Records provided:
◆ ◆ ◆
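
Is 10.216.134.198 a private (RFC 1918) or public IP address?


RFC 1918 private ranges:
  10.0.0.0/8 (10.0.0.0 - 10.255.255.255)
  172.16.0.0/12 (172.16.0.0 - 172.31.255.255)
  192.168.0.0/16 (192.168.0.0 - 192.168.255.255)
Private (in 10.0.0.0/8)


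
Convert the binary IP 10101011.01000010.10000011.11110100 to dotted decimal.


10101011 = 171
01000010 = 66
10000011 = 131
11110100 = 244
IP: 171.66.131.244


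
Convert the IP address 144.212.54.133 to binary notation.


144 = 10010000
212 = 11010100
54 = 00110110
133 = 10000101
Binary: 10010000.11010100.00110110.10000101


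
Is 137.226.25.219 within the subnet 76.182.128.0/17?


Subnet network: 76.182.128.0
Test IP AND mask: 137.226.0.0
No, 137.226.25.219 is not in 76.182.128.0/17


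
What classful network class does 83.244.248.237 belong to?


First octet: 83
Binary: 01010011
0xxxxxxx -> Class A (1-126)
Class A, default mask 255.0.0.0 (/8)


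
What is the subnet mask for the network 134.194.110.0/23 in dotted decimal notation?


/23 means 23 network bits, 9 host bits
Binary: 11111111111111111111111000000000
Mask: 255.255.254.0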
◆ ◆ ◆
Task to complete: Each record needs to be given again exactly.

Response to the exercise:
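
Is 10.216.134.198 a private (RFC 1918) or public IP address?


RFC 1918 private ranges:
  10.0.0.0/8 (10.0.0.0 - 10.255.255.255)
  172.16.0.0/12 (172.16.0.0 - 172.31.255.255)
  192.168.0.0/16 (192.168.0.0 - 192.168.255.255)
Private (in 10.0.0.0/8)


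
Convert the binary IP 10101011.01000010.10000011.11110100 to dotted decimal.


10101011 = 171
01000010 = 66
10000011 = 131
11110100 = 244
IP: 171.66.131.244


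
Convert the IP address 144.212.54.133 to binary notation.


144 = 10010000
212 = 11010100
54 = 00110110
133 = 10000101
Binary: 10010000.11010100.00110110.10000101


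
Is 137.226.25.219 within the subnet 76.182.128.0/17?


Subnet network: 76.182.128.0
Test IP AND mask: 137.226.0.0
No, 137.226.25.219 is not in 76.182.128.0/17


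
What classful network class does 83.244.248.237 belong to?


First octet: 83
Binary: 01010011
0xxxxxxx -> Class A (1-126)
Class A, default mask 255.0.0.0 (/8)


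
What is the subnet mask for the network 134.194.110.0/23 in dotted decimal notation?


/23 means 23 network bits, 9 host bits
Binary: 11111111111111111111111000000000
Mask: 255.255.254.0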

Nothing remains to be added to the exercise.